## [About this exercise]
Scan the data below for the string "captured". Copy every line where it appears.

Saved entries
++++++++

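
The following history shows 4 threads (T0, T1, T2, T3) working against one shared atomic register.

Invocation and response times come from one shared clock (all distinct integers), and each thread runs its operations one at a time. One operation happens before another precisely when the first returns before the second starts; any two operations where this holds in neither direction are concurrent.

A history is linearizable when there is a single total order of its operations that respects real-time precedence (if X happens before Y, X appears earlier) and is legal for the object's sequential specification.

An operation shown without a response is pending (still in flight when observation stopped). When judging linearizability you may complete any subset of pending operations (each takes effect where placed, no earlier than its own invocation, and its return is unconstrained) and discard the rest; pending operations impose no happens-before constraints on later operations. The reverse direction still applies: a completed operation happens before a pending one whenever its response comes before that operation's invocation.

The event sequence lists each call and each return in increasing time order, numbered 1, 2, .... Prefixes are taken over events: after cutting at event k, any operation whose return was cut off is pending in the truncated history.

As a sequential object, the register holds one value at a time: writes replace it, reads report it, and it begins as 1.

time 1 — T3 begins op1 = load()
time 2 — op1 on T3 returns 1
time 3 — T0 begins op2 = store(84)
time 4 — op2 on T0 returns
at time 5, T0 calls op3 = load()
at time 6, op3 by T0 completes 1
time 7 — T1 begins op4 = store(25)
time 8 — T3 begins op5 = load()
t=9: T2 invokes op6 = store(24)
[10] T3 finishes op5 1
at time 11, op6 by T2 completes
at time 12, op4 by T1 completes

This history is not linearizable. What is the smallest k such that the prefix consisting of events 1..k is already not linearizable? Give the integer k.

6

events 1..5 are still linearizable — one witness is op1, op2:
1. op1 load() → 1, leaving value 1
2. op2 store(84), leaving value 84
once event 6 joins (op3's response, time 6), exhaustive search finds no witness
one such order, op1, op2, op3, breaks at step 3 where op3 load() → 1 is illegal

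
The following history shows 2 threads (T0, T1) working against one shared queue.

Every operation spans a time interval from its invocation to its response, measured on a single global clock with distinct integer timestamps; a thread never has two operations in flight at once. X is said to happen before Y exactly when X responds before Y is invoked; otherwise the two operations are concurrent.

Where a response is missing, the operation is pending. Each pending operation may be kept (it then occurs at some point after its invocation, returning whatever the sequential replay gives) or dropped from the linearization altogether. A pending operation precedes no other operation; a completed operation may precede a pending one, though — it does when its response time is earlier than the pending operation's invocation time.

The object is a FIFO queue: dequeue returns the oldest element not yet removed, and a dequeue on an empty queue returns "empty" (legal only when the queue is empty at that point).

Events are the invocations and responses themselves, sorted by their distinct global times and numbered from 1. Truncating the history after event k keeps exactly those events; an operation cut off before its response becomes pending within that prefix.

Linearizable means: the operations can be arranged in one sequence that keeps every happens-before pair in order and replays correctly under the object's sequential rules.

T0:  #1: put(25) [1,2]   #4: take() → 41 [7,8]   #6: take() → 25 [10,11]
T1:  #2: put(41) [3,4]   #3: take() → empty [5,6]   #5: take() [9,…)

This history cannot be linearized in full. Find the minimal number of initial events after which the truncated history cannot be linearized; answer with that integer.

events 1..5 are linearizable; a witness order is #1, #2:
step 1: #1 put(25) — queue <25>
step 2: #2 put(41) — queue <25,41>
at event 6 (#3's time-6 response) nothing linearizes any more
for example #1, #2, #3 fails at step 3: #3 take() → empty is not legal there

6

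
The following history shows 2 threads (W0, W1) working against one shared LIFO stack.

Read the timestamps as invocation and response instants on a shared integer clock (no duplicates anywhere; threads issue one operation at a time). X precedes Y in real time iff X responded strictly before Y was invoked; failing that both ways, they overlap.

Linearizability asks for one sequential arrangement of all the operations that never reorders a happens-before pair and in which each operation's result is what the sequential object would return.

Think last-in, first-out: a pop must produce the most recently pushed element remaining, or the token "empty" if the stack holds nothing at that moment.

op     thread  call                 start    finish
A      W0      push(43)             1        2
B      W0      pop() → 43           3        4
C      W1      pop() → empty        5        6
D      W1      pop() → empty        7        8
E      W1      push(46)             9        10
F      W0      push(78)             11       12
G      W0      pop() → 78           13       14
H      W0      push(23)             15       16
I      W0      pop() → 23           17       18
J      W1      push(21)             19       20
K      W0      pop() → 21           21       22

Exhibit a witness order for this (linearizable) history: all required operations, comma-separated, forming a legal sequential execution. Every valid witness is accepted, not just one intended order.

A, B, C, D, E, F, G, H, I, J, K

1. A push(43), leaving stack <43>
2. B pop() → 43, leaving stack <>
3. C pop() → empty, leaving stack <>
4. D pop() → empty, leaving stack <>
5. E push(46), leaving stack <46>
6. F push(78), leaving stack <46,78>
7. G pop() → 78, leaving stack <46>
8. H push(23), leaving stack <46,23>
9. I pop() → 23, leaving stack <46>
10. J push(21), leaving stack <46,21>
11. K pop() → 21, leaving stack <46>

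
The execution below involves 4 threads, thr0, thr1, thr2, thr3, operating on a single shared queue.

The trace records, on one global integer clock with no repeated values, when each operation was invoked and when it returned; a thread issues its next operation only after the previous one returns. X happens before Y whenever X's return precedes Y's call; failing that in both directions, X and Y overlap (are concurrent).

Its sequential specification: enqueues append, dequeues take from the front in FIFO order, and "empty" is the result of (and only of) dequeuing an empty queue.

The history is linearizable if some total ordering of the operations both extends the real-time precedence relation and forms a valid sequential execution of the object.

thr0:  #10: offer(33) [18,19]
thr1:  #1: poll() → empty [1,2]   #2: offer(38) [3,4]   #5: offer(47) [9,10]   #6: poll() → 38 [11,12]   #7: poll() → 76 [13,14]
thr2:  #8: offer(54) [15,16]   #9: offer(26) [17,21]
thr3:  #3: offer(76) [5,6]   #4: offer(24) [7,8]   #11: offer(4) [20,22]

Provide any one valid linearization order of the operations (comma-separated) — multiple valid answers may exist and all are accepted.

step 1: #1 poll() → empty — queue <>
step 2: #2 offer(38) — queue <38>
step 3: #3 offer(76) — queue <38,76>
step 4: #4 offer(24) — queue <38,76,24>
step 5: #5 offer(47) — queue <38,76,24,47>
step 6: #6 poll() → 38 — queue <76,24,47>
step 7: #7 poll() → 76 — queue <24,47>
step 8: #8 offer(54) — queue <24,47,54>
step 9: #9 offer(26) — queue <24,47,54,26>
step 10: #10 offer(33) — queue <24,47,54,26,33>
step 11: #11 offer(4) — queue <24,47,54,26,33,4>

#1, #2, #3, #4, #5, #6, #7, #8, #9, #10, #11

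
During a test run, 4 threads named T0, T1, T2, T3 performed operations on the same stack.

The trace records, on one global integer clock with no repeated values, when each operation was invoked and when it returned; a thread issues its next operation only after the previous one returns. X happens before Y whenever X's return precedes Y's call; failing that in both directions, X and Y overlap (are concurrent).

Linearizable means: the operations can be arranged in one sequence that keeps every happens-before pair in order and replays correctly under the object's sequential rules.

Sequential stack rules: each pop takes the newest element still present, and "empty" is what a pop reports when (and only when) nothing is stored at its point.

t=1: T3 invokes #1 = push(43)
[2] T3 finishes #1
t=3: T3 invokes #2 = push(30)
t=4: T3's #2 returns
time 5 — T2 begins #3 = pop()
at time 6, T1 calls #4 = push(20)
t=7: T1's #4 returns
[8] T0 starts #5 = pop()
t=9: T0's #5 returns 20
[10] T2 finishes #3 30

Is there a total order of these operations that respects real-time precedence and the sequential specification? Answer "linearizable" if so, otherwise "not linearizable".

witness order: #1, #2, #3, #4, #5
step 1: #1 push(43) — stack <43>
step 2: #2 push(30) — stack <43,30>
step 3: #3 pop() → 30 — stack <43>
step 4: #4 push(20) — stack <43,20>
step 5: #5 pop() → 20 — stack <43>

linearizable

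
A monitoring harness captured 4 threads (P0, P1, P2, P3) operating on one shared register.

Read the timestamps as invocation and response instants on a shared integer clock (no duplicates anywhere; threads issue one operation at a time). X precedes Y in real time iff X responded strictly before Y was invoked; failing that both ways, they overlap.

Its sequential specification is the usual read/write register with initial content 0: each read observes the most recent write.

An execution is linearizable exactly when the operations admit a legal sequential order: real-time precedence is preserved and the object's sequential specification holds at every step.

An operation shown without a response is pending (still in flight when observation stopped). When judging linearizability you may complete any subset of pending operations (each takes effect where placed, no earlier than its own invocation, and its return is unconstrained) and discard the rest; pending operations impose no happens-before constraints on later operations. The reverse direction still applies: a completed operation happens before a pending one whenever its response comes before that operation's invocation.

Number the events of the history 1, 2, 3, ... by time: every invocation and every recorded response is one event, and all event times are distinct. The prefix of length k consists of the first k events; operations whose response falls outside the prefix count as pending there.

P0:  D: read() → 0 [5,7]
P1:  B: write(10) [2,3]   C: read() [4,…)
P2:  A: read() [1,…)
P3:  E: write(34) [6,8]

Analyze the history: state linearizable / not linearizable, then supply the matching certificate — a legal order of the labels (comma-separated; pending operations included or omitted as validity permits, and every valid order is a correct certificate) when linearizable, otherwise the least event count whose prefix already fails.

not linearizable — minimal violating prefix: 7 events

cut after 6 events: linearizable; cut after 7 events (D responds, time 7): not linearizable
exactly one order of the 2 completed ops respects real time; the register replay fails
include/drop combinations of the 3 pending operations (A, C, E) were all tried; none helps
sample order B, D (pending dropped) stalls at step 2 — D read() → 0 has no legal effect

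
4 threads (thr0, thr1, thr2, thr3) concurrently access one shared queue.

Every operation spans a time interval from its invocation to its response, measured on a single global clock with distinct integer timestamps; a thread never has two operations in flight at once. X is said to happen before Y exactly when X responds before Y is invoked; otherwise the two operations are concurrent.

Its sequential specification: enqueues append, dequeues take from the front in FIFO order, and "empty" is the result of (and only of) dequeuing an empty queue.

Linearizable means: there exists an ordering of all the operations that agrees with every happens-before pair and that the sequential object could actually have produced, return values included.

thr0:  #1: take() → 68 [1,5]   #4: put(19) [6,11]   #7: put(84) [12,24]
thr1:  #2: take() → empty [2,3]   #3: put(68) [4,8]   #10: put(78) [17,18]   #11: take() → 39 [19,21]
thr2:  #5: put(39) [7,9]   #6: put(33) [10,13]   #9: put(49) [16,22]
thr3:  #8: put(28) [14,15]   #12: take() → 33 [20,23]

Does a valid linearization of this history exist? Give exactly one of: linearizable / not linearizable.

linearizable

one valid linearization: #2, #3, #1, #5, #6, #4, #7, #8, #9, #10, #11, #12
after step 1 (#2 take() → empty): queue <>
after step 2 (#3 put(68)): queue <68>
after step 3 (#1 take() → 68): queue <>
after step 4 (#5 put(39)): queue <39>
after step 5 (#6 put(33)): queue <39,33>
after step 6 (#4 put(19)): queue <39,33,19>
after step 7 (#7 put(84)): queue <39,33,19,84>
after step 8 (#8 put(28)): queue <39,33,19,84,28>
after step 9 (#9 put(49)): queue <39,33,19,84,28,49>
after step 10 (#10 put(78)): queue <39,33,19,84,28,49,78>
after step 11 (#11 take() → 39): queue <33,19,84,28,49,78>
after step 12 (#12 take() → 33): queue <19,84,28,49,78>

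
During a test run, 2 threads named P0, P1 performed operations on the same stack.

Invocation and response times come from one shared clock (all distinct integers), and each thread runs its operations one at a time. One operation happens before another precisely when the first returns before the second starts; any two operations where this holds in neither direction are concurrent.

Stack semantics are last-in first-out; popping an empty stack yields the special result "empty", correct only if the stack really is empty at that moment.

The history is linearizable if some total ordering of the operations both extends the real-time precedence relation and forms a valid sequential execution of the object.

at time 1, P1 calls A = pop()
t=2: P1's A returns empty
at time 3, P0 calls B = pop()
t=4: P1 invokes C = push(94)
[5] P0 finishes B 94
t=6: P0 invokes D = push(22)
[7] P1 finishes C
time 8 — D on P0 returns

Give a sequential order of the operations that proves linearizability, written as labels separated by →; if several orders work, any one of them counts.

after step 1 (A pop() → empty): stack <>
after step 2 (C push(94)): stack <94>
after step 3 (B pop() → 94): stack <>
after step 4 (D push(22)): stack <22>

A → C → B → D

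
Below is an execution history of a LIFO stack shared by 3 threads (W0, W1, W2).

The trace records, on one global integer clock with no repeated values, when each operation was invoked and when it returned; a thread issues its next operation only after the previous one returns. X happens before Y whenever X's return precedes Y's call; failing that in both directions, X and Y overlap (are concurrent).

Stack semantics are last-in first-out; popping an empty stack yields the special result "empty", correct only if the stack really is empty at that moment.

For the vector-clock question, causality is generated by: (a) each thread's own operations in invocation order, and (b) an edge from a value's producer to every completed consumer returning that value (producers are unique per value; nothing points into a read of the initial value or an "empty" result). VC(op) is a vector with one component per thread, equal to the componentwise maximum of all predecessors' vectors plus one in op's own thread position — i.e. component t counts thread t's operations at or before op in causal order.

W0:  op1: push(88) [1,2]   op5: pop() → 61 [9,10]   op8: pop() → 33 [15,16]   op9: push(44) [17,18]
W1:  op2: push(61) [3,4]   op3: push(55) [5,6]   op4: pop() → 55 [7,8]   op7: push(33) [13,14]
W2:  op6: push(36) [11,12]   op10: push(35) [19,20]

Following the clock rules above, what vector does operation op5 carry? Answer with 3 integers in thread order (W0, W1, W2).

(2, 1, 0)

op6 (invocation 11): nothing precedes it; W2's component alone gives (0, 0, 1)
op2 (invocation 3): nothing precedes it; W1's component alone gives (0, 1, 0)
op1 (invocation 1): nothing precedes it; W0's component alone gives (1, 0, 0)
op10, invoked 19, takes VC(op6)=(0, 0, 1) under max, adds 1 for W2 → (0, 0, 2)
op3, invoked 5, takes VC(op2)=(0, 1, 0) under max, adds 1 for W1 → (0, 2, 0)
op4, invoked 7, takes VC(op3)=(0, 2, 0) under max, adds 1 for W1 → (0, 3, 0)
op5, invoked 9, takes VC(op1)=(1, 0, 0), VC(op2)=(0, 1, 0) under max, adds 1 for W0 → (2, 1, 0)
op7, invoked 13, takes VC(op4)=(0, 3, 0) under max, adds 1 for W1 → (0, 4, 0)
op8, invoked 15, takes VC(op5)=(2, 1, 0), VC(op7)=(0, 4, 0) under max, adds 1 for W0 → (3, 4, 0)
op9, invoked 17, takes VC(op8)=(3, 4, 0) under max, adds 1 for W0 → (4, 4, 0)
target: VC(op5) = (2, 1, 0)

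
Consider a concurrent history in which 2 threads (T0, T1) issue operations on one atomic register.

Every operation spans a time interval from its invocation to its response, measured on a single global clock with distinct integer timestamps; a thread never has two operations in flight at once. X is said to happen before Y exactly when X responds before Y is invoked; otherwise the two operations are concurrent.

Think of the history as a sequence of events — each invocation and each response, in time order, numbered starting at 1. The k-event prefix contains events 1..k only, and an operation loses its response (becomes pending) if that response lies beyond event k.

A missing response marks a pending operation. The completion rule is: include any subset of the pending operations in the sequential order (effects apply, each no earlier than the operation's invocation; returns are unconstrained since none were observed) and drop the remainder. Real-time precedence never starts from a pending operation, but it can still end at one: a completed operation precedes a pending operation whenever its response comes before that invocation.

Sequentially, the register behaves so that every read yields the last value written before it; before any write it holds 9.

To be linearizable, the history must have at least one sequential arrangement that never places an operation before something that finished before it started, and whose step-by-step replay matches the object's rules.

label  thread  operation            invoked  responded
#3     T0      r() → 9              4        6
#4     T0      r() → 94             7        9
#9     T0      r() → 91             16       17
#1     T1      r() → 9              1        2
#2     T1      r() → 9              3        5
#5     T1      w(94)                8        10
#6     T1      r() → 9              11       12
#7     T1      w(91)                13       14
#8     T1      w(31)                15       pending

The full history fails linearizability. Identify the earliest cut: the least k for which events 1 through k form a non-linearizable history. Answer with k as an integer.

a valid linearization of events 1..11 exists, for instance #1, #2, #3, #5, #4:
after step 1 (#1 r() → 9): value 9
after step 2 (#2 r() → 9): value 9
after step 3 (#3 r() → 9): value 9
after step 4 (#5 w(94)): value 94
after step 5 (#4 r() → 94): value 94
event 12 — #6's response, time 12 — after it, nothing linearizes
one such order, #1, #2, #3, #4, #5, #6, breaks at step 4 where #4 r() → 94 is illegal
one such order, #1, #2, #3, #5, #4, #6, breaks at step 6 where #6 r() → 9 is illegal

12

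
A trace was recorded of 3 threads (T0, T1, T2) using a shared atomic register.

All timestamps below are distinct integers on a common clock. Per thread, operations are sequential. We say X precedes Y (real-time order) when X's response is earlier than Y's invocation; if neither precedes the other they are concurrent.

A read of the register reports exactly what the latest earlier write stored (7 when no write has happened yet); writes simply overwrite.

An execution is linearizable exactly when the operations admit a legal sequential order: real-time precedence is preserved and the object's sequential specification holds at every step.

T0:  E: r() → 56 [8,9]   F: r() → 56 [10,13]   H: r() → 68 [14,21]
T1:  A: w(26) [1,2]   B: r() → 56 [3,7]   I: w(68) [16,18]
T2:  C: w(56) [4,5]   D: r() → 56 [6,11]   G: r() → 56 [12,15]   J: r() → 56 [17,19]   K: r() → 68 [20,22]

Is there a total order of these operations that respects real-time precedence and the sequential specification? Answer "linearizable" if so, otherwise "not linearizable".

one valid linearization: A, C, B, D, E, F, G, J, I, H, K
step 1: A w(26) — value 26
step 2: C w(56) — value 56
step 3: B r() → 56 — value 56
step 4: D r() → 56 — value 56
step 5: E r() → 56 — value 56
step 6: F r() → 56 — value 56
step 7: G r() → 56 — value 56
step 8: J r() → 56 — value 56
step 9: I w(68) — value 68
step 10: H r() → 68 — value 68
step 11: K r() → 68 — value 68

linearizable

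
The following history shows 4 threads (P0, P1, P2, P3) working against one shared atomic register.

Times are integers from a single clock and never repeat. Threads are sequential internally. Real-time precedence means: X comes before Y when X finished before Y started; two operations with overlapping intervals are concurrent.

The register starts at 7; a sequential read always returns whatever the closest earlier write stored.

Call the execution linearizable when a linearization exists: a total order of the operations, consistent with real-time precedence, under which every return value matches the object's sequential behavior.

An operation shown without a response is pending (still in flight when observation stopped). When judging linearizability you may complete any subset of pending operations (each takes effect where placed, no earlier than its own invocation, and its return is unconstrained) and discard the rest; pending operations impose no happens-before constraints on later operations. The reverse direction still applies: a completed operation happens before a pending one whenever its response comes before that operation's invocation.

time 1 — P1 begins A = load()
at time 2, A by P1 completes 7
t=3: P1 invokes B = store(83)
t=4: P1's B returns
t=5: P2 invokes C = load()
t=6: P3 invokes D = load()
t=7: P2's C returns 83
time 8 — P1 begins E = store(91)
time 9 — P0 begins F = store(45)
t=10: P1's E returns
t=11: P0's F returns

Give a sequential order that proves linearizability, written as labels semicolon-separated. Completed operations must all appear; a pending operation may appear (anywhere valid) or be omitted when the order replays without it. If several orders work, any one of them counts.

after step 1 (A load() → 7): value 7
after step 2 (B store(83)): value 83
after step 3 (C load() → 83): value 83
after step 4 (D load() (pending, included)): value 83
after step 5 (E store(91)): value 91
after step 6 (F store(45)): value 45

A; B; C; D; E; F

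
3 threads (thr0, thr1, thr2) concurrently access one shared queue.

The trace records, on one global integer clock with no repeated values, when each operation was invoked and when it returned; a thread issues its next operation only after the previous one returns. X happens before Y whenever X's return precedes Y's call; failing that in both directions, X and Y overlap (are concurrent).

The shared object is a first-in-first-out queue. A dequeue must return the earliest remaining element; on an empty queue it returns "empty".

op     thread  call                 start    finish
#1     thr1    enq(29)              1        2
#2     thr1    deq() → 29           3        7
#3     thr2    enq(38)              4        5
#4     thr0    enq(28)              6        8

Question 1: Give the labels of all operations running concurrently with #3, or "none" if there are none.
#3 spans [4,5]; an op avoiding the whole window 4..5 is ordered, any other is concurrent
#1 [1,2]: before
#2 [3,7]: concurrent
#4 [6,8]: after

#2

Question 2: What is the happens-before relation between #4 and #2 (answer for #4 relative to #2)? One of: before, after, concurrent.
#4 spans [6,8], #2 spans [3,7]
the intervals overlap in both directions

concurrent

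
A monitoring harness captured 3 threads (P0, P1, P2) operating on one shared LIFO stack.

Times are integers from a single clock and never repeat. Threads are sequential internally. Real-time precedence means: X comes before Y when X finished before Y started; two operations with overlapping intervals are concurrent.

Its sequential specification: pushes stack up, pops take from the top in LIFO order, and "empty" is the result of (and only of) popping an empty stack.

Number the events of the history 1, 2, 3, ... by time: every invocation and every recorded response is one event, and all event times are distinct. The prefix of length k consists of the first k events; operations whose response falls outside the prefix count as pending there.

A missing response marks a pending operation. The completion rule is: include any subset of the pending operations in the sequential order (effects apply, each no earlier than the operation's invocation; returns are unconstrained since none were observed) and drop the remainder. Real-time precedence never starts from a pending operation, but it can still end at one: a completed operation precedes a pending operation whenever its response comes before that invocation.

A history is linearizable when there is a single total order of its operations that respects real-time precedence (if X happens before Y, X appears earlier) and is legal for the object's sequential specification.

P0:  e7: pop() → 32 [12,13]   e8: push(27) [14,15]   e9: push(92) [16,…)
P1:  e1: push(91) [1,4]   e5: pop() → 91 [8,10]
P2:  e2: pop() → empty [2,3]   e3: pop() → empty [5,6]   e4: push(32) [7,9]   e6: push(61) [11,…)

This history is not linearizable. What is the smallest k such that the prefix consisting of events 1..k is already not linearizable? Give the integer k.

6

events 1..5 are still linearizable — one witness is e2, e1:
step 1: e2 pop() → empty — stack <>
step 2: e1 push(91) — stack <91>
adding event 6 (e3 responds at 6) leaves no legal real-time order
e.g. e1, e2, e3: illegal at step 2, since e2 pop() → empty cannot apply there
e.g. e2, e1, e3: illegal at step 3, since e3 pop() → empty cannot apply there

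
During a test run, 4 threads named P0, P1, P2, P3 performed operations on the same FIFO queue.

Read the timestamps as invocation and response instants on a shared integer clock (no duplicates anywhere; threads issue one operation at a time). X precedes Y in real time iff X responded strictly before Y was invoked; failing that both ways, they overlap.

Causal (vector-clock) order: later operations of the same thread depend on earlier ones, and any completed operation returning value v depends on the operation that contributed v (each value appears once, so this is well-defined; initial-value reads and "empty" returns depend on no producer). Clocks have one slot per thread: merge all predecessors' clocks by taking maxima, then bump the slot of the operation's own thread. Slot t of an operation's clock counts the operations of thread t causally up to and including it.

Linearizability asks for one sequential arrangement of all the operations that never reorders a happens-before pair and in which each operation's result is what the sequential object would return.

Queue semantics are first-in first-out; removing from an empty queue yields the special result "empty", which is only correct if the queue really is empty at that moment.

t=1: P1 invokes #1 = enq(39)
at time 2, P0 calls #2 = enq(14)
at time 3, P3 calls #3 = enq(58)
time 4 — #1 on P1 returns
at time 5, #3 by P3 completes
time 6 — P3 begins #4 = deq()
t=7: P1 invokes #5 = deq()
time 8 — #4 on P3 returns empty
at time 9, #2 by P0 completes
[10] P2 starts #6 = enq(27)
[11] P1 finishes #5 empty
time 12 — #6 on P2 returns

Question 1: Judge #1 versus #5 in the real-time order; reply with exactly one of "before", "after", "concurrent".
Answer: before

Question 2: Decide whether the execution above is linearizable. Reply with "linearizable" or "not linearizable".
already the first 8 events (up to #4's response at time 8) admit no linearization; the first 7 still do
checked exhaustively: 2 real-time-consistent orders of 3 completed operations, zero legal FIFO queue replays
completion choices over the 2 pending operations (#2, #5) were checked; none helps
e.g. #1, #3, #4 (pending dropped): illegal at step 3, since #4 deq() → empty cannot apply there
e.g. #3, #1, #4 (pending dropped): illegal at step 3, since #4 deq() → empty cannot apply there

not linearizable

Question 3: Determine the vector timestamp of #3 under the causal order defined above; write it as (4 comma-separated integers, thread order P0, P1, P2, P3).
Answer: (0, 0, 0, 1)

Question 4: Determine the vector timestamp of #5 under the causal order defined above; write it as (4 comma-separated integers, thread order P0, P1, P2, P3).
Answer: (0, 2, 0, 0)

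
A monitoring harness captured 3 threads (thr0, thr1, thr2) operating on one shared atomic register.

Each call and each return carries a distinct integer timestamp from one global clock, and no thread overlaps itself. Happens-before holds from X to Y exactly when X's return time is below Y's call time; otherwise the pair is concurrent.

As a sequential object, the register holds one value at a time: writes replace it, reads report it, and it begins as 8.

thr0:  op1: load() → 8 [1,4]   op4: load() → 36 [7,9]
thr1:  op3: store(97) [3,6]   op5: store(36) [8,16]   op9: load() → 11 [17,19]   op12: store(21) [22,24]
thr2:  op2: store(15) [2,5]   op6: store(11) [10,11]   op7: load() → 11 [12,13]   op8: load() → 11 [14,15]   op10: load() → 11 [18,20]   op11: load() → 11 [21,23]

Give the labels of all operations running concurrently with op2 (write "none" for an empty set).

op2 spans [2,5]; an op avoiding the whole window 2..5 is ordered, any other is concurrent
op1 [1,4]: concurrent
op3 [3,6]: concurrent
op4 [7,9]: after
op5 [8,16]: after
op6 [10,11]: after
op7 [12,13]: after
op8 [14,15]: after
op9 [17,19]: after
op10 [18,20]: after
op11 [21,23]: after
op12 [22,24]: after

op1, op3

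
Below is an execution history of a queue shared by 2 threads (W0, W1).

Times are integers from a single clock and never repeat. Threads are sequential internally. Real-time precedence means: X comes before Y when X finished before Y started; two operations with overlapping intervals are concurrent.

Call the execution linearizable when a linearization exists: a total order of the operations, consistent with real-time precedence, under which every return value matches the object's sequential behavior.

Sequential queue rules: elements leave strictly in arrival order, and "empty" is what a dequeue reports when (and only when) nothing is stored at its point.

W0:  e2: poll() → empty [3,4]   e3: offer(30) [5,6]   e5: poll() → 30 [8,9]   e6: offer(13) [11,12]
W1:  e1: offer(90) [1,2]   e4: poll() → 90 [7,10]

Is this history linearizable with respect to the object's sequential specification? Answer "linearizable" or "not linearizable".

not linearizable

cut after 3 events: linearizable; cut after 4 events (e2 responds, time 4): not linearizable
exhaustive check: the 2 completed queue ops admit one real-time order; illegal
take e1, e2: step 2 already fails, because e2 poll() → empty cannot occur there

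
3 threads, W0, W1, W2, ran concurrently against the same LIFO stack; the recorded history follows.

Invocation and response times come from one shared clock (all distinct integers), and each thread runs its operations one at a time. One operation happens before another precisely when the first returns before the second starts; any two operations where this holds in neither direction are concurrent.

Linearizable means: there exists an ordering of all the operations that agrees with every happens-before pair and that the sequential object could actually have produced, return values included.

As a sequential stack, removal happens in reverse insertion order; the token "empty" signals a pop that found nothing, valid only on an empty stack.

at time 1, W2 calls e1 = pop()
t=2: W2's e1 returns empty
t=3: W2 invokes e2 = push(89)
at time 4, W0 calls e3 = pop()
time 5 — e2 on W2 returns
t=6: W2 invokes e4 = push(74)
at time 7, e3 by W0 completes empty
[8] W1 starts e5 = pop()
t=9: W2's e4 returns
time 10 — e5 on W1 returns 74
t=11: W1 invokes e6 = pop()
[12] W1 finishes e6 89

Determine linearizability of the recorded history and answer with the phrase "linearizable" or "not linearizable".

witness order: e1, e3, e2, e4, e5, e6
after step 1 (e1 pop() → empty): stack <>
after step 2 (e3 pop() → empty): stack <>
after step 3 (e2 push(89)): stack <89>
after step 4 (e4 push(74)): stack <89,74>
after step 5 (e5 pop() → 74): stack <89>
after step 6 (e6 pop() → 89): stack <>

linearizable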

++++++++

## [Task response]
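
A monitoring harness captured 4 threads (P0, P1, P2, P3) operating on one shared register.
A monitoring harness captured 3 threads (P0, P1, P2) operating on one shared LIFO stack.
A monitoring harness captured 3 threads (thr0, thr1, thr2) operating on one shared atomic register.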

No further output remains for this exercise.